_Source data_:
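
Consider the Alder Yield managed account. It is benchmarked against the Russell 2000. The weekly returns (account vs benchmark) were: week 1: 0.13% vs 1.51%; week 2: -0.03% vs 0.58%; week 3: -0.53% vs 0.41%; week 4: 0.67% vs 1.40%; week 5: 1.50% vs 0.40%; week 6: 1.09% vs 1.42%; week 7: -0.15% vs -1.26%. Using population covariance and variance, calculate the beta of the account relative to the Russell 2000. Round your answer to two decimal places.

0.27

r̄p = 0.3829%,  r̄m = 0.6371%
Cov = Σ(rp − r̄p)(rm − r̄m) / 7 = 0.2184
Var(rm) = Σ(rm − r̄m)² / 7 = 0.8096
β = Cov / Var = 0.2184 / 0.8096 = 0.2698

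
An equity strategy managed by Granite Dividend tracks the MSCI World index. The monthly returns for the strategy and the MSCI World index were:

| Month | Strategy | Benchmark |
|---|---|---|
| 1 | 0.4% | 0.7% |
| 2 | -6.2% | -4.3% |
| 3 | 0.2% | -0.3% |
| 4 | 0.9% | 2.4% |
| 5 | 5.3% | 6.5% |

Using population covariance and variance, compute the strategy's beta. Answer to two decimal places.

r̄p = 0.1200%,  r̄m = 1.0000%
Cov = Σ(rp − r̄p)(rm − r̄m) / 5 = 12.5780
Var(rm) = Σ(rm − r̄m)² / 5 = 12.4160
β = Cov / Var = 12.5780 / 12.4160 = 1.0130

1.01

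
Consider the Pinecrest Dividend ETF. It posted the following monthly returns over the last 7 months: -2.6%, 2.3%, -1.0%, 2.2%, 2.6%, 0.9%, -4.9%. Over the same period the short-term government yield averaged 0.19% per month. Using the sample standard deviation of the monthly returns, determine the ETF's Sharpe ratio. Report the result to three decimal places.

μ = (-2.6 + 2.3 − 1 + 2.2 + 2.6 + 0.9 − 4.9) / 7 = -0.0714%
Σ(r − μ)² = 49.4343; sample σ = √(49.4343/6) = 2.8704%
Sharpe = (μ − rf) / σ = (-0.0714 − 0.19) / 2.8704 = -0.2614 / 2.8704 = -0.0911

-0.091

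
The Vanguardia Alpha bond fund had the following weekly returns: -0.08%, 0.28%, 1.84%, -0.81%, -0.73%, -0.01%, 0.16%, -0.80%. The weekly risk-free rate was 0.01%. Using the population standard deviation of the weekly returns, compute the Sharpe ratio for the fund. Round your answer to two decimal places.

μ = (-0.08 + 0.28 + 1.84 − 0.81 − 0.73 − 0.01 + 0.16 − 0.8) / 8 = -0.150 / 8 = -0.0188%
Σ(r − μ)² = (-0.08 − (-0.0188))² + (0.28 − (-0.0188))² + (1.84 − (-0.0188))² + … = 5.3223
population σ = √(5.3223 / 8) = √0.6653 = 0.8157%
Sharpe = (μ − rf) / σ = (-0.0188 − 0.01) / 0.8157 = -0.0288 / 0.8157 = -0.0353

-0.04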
---
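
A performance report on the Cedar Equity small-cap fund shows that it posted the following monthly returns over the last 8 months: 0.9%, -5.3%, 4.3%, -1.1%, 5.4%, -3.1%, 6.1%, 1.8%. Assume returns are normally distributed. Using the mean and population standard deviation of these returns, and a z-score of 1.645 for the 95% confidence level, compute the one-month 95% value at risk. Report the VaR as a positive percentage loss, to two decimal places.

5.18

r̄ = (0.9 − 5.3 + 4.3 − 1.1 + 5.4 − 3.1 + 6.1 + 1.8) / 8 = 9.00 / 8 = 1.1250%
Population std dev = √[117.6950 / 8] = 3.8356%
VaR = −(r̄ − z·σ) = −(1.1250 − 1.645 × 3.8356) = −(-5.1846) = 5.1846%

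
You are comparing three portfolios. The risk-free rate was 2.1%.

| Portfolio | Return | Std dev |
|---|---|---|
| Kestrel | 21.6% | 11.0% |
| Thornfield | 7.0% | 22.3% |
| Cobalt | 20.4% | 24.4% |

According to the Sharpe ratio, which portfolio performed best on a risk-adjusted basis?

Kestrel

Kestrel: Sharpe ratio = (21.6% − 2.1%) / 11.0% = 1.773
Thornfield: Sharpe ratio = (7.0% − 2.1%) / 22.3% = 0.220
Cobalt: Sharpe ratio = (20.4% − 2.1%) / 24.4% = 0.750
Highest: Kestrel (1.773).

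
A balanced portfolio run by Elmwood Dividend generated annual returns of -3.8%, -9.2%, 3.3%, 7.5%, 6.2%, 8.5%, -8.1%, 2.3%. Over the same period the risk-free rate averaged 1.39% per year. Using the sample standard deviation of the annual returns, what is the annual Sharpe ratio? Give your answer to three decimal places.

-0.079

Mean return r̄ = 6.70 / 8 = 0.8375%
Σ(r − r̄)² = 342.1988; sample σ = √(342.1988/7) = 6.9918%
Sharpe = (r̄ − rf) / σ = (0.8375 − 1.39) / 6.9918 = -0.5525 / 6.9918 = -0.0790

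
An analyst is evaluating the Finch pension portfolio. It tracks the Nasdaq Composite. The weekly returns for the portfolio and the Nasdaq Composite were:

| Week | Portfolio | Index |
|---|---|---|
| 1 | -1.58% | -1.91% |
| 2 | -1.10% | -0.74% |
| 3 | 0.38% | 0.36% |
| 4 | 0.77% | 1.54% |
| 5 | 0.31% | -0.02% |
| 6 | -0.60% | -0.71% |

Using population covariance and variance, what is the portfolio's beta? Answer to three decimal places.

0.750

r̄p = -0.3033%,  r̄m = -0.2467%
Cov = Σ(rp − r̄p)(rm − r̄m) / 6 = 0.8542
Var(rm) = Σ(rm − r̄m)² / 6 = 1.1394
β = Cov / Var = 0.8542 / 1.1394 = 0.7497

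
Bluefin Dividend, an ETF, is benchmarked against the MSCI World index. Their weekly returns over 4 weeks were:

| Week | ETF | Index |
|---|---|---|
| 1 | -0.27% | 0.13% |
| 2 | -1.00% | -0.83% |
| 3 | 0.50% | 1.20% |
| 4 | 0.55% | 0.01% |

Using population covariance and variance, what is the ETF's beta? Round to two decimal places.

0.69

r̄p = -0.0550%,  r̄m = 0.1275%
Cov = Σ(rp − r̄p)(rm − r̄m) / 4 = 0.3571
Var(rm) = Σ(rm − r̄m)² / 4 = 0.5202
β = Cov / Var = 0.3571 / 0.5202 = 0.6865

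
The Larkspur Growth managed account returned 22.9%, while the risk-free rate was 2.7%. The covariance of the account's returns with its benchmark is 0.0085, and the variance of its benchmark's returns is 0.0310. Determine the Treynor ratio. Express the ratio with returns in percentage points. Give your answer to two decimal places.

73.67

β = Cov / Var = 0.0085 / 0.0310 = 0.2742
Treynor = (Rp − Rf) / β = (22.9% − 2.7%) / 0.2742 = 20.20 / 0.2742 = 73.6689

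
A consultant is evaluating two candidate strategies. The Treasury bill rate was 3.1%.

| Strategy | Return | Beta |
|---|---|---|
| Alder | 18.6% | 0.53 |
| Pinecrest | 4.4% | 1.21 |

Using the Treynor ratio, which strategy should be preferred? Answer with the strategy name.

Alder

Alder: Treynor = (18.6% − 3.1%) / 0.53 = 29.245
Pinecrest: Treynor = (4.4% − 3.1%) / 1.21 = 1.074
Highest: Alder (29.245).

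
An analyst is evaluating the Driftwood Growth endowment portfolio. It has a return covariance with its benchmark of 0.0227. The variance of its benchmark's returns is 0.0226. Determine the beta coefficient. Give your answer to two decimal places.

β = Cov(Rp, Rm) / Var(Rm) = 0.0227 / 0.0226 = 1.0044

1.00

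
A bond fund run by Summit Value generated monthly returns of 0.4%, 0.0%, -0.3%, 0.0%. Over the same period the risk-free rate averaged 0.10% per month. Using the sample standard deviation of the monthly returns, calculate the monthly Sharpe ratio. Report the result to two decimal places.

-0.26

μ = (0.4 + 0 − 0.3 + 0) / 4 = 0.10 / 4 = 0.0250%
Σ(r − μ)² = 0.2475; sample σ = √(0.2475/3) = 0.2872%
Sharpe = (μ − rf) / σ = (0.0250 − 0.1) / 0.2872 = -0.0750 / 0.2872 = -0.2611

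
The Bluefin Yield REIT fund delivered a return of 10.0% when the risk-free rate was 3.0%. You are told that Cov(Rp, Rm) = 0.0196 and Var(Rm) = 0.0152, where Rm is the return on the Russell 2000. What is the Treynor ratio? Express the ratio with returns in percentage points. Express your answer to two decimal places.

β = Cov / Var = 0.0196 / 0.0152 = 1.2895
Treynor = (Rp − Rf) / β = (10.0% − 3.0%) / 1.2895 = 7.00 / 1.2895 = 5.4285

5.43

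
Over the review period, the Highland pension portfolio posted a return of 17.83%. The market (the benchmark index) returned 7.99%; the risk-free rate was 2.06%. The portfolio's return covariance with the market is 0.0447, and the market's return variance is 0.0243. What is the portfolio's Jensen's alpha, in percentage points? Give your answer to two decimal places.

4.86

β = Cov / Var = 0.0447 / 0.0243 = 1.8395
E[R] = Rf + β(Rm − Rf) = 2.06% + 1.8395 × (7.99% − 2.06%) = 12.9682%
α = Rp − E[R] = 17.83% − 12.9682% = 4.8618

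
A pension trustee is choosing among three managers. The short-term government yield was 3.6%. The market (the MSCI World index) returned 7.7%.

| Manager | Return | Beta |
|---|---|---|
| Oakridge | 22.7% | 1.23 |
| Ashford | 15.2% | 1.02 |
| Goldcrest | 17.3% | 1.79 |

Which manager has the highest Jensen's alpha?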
==
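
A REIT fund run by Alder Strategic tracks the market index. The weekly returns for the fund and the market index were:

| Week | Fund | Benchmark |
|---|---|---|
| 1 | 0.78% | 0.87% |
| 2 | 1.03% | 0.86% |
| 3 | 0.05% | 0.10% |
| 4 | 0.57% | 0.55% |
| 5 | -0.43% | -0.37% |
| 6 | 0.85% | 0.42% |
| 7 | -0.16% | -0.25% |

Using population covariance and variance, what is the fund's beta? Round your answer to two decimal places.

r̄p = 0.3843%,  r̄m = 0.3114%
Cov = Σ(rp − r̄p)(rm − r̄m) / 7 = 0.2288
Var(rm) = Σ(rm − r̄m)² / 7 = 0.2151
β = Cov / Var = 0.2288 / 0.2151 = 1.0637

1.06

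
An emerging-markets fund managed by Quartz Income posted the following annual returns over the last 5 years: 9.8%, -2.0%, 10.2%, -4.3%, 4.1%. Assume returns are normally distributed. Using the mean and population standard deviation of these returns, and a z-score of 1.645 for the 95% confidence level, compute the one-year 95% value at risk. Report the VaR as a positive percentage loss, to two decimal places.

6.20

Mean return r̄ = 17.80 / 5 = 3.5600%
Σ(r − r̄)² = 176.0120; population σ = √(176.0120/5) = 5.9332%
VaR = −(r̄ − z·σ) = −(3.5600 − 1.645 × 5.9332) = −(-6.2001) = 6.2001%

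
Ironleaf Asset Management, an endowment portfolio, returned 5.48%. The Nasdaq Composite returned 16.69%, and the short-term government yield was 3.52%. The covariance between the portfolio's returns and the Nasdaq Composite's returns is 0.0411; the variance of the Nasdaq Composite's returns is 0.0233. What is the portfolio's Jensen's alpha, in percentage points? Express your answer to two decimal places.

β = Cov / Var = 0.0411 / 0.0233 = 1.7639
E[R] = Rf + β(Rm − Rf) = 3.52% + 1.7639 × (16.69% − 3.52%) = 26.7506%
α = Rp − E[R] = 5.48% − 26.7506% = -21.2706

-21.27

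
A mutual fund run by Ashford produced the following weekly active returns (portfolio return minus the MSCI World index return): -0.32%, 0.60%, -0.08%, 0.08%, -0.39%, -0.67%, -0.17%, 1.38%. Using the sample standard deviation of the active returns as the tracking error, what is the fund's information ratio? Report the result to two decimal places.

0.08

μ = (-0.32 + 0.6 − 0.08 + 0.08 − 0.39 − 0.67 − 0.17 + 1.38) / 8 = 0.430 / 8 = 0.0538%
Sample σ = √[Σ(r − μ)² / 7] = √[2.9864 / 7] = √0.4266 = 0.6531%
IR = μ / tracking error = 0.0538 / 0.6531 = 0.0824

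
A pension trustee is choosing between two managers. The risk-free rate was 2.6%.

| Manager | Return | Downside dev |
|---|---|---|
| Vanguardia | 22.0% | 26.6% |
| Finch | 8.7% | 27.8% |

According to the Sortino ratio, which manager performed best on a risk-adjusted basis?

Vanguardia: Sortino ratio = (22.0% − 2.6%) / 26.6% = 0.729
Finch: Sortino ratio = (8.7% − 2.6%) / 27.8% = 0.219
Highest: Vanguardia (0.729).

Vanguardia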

_Instructions for the task_: From the data above, count the lines that hold the string "choosing". Reply with only that number.

_Solution to the problem_: 2